* _TASK BRIEF_
Count the lines in the records that hold the string "indexed". Only the number should be given.

* _RAW DATA_

..............................

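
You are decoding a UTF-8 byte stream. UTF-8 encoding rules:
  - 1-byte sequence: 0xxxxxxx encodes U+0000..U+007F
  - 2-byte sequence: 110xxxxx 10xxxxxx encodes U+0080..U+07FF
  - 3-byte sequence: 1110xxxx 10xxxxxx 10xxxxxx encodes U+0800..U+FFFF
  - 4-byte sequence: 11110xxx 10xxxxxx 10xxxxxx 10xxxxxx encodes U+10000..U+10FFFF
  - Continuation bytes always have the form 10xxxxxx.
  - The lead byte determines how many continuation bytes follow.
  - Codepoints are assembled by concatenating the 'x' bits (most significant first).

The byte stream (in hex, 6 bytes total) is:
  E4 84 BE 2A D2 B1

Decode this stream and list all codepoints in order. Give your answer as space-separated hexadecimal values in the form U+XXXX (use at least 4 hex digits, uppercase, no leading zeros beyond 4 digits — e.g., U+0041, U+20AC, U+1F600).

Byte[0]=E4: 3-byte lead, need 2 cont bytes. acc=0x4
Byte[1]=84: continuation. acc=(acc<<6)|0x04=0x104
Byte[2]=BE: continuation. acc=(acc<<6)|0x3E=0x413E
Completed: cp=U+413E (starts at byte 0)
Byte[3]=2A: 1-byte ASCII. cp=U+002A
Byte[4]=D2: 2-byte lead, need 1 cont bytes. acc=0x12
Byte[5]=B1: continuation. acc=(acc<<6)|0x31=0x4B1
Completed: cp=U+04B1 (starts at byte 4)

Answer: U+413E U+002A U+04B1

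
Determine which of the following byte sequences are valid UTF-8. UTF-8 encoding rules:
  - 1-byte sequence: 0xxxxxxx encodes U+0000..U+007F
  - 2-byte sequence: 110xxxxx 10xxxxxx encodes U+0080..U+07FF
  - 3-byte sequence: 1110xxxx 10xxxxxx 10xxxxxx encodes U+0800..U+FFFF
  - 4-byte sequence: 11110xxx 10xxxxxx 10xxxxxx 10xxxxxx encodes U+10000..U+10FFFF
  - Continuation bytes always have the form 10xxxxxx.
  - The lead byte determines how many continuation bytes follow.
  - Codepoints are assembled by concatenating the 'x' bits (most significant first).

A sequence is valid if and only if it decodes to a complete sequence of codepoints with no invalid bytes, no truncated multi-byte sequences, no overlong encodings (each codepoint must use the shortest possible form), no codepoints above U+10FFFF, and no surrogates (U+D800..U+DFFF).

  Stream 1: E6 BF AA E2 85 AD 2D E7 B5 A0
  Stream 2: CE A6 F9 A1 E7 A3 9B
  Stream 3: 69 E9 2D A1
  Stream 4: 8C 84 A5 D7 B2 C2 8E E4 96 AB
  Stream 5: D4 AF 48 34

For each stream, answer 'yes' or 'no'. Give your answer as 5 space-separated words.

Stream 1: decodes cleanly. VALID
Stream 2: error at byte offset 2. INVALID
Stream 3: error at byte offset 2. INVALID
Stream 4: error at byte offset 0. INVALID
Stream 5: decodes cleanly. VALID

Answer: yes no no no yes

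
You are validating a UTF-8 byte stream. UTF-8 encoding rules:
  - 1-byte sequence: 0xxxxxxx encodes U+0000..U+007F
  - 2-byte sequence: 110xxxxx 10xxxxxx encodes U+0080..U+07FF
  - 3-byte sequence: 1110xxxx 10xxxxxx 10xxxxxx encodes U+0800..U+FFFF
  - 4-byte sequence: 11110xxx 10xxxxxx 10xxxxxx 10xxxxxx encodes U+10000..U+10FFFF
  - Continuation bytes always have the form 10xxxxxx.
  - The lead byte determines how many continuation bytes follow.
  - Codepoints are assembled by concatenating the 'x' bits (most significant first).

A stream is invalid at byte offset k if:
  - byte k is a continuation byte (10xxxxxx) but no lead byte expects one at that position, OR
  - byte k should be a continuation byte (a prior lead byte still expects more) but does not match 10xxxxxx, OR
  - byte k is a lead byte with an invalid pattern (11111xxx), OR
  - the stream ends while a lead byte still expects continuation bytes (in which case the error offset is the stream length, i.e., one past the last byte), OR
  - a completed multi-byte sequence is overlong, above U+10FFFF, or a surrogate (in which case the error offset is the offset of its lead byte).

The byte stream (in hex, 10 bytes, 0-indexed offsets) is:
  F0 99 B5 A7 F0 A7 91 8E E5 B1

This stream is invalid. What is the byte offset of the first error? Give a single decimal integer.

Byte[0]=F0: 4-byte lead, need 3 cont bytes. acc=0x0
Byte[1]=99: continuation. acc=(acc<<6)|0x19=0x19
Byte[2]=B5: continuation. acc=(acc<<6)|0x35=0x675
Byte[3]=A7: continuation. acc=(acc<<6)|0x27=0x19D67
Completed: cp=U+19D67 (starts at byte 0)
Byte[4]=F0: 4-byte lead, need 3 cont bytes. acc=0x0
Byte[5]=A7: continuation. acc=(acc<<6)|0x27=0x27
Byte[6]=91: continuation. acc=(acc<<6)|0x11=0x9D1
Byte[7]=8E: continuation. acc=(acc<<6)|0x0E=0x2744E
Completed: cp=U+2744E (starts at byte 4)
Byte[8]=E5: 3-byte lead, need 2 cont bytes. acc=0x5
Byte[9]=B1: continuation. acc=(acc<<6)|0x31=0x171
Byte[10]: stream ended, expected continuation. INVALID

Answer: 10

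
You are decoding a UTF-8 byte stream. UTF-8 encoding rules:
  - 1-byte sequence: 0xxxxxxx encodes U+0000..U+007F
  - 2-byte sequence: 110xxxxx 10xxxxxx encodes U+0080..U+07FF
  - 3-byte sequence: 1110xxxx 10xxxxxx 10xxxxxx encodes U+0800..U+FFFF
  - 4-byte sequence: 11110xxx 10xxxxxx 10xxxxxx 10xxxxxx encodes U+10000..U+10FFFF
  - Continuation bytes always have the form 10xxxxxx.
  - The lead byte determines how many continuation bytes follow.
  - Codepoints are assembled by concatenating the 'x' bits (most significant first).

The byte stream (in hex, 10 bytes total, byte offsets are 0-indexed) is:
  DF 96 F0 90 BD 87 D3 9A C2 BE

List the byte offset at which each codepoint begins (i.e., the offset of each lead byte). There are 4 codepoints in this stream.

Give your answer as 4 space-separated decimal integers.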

..............................

* _YOUR RESPONSE_
2